Description of the task:
Restate the records so that not a single word differs.

(Stored data)
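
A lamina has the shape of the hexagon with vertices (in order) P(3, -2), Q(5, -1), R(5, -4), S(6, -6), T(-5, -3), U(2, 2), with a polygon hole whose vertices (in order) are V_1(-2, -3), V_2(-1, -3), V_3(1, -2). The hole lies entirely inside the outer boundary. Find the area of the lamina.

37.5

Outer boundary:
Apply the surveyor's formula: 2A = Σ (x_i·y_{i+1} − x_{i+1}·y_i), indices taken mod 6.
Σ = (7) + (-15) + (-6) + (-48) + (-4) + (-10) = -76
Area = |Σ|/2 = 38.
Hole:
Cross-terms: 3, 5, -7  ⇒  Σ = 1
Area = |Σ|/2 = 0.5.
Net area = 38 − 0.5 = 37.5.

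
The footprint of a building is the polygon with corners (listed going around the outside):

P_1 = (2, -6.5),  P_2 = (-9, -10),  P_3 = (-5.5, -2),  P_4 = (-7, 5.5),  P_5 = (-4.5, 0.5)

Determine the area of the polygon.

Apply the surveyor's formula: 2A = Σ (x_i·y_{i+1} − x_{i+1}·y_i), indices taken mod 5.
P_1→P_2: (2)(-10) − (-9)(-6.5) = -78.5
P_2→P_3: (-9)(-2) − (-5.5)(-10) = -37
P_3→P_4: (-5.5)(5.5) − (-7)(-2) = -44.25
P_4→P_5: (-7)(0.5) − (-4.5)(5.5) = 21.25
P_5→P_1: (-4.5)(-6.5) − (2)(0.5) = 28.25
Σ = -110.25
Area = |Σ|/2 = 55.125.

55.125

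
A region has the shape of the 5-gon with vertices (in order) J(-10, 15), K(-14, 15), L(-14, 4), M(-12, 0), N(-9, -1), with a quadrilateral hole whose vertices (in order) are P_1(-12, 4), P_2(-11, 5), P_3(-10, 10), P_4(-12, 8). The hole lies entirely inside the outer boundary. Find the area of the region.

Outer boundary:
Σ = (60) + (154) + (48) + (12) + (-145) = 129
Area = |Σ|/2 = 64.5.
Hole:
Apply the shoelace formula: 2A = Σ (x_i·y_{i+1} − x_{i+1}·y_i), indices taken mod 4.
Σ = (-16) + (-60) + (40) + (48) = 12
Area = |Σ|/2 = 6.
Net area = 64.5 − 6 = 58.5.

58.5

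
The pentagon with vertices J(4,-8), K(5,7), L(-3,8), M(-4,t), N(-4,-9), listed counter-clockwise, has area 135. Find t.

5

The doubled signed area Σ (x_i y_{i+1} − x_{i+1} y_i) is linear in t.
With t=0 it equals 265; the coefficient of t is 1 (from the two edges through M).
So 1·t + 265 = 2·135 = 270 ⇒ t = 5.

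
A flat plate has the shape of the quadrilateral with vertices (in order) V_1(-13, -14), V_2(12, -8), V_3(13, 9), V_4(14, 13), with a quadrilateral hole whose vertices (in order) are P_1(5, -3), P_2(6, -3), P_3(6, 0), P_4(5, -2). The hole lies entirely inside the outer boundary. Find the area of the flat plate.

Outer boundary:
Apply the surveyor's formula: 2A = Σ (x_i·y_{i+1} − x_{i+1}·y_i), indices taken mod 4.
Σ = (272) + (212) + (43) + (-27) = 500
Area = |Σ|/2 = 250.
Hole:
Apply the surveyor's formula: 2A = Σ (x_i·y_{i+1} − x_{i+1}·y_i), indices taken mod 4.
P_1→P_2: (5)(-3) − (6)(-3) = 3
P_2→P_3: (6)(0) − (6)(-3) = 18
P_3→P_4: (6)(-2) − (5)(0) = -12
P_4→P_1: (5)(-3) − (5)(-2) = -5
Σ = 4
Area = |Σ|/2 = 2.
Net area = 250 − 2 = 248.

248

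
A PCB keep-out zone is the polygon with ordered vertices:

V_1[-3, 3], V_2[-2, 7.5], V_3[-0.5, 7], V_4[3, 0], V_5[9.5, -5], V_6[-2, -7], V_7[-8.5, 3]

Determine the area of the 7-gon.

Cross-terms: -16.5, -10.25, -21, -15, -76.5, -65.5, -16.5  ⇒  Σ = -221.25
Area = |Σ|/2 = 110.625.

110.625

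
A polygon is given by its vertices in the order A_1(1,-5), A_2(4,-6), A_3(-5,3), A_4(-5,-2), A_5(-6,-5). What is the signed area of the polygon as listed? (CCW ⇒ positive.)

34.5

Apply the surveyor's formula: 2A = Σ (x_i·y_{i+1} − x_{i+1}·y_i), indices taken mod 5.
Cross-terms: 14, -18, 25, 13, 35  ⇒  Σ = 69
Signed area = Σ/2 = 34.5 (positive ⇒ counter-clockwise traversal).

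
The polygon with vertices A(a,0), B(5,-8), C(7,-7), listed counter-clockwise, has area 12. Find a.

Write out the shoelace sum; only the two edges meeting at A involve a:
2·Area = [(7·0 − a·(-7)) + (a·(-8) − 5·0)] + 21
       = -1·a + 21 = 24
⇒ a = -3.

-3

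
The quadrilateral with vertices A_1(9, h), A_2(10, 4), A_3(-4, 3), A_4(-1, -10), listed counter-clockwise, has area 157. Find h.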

Written reply:
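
A lamina has the shape of the hexagon with vertices (in order) P(3, -2), Q(5, -1), R(5, -4), S(6, -6), T(-5, -3), U(2, 2), with a polygon hole whose vertices (in order) are V_1(-2, -3), V_2(-1, -3), V_3(1, -2). The hole lies entirely inside the outer boundary. Find the area of the lamina.

37.5

Outer boundary:
Apply the surveyor's formula: 2A = Σ (x_i·y_{i+1} − x_{i+1}·y_i), indices taken mod 6.
Σ = (7) + (-15) + (-6) + (-48) + (-4) + (-10) = -76
Area = |Σ|/2 = 38.
Hole:
Cross-terms: 3, 5, -7  ⇒  Σ = 1
Area = |Σ|/2 = 0.5.
Net area = 38 − 0.5 = 37.5.

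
The footprint of a building is the polygon with corners (listed going around the outside):

P_1 = (2, -6.5),  P_2 = (-9, -10),  P_3 = (-5.5, -2),  P_4 = (-7, 5.5),  P_5 = (-4.5, 0.5)

Determine the area of the polygon.

Apply the surveyor's formula: 2A = Σ (x_i·y_{i+1} − x_{i+1}·y_i), indices taken mod 5.
P_1→P_2: (2)(-10) − (-9)(-6.5) = -78.5
P_2→P_3: (-9)(-2) − (-5.5)(-10) = -37
P_3→P_4: (-5.5)(5.5) − (-7)(-2) = -44.25
P_4→P_5: (-7)(0.5) − (-4.5)(5.5) = 21.25
P_5→P_1: (-4.5)(-6.5) − (2)(0.5) = 28.25
Σ = -110.25
Area = |Σ|/2 = 55.125.

55.125

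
A region has the shape of the 5-gon with vertices (in order) J(-10, 15), K(-14, 15), L(-14, 4), M(-12, 0), N(-9, -1), with a quadrilateral hole whose vertices (in order) are P_1(-12, 4), P_2(-11, 5), P_3(-10, 10), P_4(-12, 8). The hole lies entirely inside the outer boundary. Find the area of the region.

Outer boundary:
Σ = (60) + (154) + (48) + (12) + (-145) = 129
Area = |Σ|/2 = 64.5.
Hole:
Apply the shoelace formula: 2A = Σ (x_i·y_{i+1} − x_{i+1}·y_i), indices taken mod 4.
Σ = (-16) + (-60) + (40) + (48) = 12
Area = |Σ|/2 = 6.
Net area = 64.5 − 6 = 58.5.

58.5

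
The pentagon with vertices J(4,-8), K(5,7), L(-3,8), M(-4,t), N(-4,-9), listed counter-clockwise, has area 135. Find t.

5

The doubled signed area Σ (x_i y_{i+1} − x_{i+1} y_i) is linear in t.
With t=0 it equals 265; the coefficient of t is 1 (from the two edges through M).
So 1·t + 265 = 2·135 = 270 ⇒ t = 5.

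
A flat plate has the shape of the quadrilateral with vertices (in order) V_1(-13, -14), V_2(12, -8), V_3(13, 9), V_4(14, 13), with a quadrilateral hole whose vertices (in order) are P_1(5, -3), P_2(6, -3), P_3(6, 0), P_4(5, -2). The hole lies entirely inside the outer boundary. Find the area of the flat plate.

Outer boundary:
Apply the surveyor's formula: 2A = Σ (x_i·y_{i+1} − x_{i+1}·y_i), indices taken mod 4.
Σ = (272) + (212) + (43) + (-27) = 500
Area = |Σ|/2 = 250.
Hole:
Apply the surveyor's formula: 2A = Σ (x_i·y_{i+1} − x_{i+1}·y_i), indices taken mod 4.
P_1→P_2: (5)(-3) − (6)(-3) = 3
P_2→P_3: (6)(0) − (6)(-3) = 18
P_3→P_4: (6)(-2) − (5)(0) = -12
P_4→P_1: (5)(-3) − (5)(-2) = -5
Σ = 4
Area = |Σ|/2 = 2.
Net area = 250 − 2 = 248.

248

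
A PCB keep-out zone is the polygon with ordered vertices:

V_1[-3, 3], V_2[-2, 7.5], V_3[-0.5, 7], V_4[3, 0], V_5[9.5, -5], V_6[-2, -7], V_7[-8.5, 3]

Determine the area of the 7-gon.

Cross-terms: -16.5, -10.25, -21, -15, -76.5, -65.5, -16.5  ⇒  Σ = -221.25
Area = |Σ|/2 = 110.625.

110.625

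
A polygon is given by its vertices in the order A_1(1,-5), A_2(4,-6), A_3(-5,3), A_4(-5,-2), A_5(-6,-5). What is the signed area of the polygon as listed? (CCW ⇒ positive.)

34.5

Apply the surveyor's formula: 2A = Σ (x_i·y_{i+1} − x_{i+1}·y_i), indices taken mod 5.
Cross-terms: 14, -18, 25, 13, 35  ⇒  Σ = 69
Signed area = Σ/2 = 34.5 (positive ⇒ counter-clockwise traversal).

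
The polygon with vertices A(a,0), B(5,-8), C(7,-7), listed counter-clockwise, has area 12. Find a.

Write out the shoelace sum; only the two edges meeting at A involve a:
2·Area = [(7·0 − a·(-7)) + (a·(-8) − 5·0)] + 21
       = -1·a + 21 = 24
⇒ a = -3.

-3

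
The quadrilateral with vertices A_1(9, h), A_2(10, 4), A_3(-4, 3), A_4(-1, -10), listed counter-clockwise, has area 157. Find h.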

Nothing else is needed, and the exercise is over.